BEGIN Data
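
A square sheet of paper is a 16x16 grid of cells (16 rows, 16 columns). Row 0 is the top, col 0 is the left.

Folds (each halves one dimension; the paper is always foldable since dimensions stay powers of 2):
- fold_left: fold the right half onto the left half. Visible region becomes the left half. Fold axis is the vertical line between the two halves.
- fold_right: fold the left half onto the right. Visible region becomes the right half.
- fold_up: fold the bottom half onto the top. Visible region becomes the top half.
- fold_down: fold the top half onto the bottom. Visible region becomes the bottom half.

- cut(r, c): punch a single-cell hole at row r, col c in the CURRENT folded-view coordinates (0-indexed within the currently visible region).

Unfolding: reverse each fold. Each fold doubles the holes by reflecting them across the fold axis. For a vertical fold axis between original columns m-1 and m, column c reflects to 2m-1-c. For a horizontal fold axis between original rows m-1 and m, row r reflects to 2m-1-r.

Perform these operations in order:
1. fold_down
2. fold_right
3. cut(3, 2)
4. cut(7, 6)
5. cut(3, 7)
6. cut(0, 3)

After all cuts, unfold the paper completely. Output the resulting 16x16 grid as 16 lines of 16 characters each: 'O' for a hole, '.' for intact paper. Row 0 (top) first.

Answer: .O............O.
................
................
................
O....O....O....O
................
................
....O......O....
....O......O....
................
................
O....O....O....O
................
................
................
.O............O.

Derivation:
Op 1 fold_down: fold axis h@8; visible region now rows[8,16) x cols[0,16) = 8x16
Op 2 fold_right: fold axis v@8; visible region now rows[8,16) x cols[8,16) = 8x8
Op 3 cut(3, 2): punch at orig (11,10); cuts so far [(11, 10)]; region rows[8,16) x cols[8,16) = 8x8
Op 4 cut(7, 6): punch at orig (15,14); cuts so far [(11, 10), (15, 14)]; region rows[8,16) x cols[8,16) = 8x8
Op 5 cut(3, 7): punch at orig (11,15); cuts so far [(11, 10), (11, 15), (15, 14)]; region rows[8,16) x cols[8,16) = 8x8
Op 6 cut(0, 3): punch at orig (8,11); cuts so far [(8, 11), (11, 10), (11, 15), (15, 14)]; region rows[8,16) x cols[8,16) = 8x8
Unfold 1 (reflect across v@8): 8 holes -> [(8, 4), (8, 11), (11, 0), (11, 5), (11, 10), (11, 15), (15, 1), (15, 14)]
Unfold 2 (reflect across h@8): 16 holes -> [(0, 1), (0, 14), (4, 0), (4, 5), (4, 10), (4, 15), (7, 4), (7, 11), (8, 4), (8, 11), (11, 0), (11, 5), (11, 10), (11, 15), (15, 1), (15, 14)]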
END Data
BEGIN Data
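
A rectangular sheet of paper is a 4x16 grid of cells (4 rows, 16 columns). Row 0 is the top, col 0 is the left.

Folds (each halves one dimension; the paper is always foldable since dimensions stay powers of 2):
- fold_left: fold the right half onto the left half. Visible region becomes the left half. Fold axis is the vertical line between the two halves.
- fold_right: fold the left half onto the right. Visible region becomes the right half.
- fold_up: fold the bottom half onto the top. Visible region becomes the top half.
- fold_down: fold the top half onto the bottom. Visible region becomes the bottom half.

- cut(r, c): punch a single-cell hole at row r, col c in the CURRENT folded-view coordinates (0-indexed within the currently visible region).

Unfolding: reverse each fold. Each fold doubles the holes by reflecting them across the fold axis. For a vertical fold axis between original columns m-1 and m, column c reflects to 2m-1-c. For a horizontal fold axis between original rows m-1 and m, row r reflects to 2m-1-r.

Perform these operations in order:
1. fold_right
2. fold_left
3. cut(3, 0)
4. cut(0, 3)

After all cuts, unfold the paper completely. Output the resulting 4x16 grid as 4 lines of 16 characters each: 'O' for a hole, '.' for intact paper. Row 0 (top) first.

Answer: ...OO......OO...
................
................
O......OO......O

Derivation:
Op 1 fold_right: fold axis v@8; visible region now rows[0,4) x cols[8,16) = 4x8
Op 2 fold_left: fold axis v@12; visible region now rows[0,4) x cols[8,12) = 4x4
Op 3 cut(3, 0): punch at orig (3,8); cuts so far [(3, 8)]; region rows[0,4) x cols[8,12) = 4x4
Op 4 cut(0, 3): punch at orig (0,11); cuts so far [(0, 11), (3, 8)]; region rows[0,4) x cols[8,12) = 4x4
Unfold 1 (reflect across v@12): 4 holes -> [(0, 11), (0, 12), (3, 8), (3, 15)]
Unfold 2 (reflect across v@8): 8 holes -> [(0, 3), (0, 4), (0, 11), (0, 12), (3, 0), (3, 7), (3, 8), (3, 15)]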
END Data
# Task requirements
Look above for the line with "A rectangular sheet" and the line with "4. cut(0, 3)". Write out those two lines and all the lines between them, exactly, and no others.

# Response to the exercise
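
A rectangular sheet of paper is a 4x16 grid of cells (4 rows, 16 columns). Row 0 is the top, col 0 is the left.

Folds (each halves one dimension; the paper is always foldable since dimensions stay powers of 2):
- fold_left: fold the right half onto the left half. Visible region becomes the left half. Fold axis is the vertical line between the two halves.
- fold_right: fold the left half onto the right. Visible region becomes the right half.
- fold_up: fold the bottom half onto the top. Visible region becomes the top half.
- fold_down: fold the top half onto the bottom. Visible region becomes the bottom half.

- cut(r, c): punch a single-cell hole at row r, col c in the CURRENT folded-view coordinates (0-indexed within the currently visible region).

Unfolding: reverse each fold. Each fold doubles the holes by reflecting them across the fold axis. For a vertical fold axis between original columns m-1 and m, column c reflects to 2m-1-c. For a horizontal fold axis between original rows m-1 and m, row r reflects to 2m-1-r.

Perform these operations in order:
1. fold_right
2. fold_left
3. cut(3, 0)
4. cut(0, 3)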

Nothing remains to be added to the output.